Stored data entries
====

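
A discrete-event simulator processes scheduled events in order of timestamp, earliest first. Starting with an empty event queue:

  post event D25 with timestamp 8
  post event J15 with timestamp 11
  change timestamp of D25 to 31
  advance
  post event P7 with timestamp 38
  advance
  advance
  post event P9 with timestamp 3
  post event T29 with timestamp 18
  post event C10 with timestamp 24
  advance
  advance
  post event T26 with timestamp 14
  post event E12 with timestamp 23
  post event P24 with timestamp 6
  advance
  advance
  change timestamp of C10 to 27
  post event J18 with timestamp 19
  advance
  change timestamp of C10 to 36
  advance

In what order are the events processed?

J15 → D25 → P7 → P9 → T29 → P24 → T26 → J18 → E12

add D25 (timestamp 8) → {D25:8}
add J15 (timestamp 11) → {D25:8, J15:11}
update D25 to timestamp 31 → {J15:11, D25:31}
advance → J15; now {D25:31}
add P7 (timestamp 38) → {D25:31, P7:38}
advance → D25; now {P7:38}
advance → P7; now {}
add P9 (timestamp 3) → {P9:3}
add T29 (timestamp 18) → {P9:3, T29:18}
add C10 (timestamp 24) → {P9:3, T29:18, C10:24}
advance → P9; now {T29:18, C10:24}
advance → T29; now {C10:24}
add T26 (timestamp 14) → {T26:14, C10:24}
add E12 (timestamp 23) → {T26:14, E12:23, C10:24}
add P24 (timestamp 6) → {P24:6, T26:14, E12:23, C10:24}
advance → P24; now {T26:14, E12:23, C10:24}
advance → T26; now {E12:23, C10:24}
update C10 to timestamp 27 → {E12:23, C10:27}
add J18 (timestamp 19) → {J18:19, E12:23, C10:27}
advance → J18; now {E12:23, C10:27}
update C10 to timestamp 36 → {E12:23, C10:36}
advance → E12; now {C10:36}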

====

| Task item |
Your answer should consist of every entry, repeated exactly.

| Task solution |
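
A discrete-event simulator processes scheduled events in order of timestamp, earliest first. Starting with an empty event queue:

  post event D25 with timestamp 8
  post event J15 with timestamp 11
  change timestamp of D25 to 31
  advance
  post event P7 with timestamp 38
  advance
  advance
  post event P9 with timestamp 3
  post event T29 with timestamp 18
  post event C10 with timestamp 24
  advance
  advance
  post event T26 with timestamp 14
  post event E12 with timestamp 23
  post event P24 with timestamp 6
  advance
  advance
  change timestamp of C10 to 27
  post event J18 with timestamp 19
  advance
  change timestamp of C10 to 36
  advance

In what order are the events processed?

J15 → D25 → P7 → P9 → T29 → P24 → T26 → J18 → E12

add D25 (timestamp 8) → {D25:8}
add J15 (timestamp 11) → {D25:8, J15:11}
update D25 to timestamp 31 → {J15:11, D25:31}
advance → J15; now {D25:31}
add P7 (timestamp 38) → {D25:31, P7:38}
advance → D25; now {P7:38}
advance → P7; now {}
add P9 (timestamp 3) → {P9:3}
add T29 (timestamp 18) → {P9:3, T29:18}
add C10 (timestamp 24) → {P9:3, T29:18, C10:24}
advance → P9; now {T29:18, C10:24}
advance → T29; now {C10:24}
add T26 (timestamp 14) → {T26:14, C10:24}
add E12 (timestamp 23) → {T26:14, E12:23, C10:24}
add P24 (timestamp 6) → {P24:6, T26:14, E12:23, C10:24}
advance → P24; now {T26:14, E12:23, C10:24}
advance → T26; now {E12:23, C10:24}
update C10 to timestamp 27 → {E12:23, C10:27}
add J18 (timestamp 19) → {J18:19, E12:23, C10:27}
advance → J18; now {E12:23, C10:27}
update C10 to timestamp 36 → {E12:23, C10:36}
advance → E12; now {C10:36}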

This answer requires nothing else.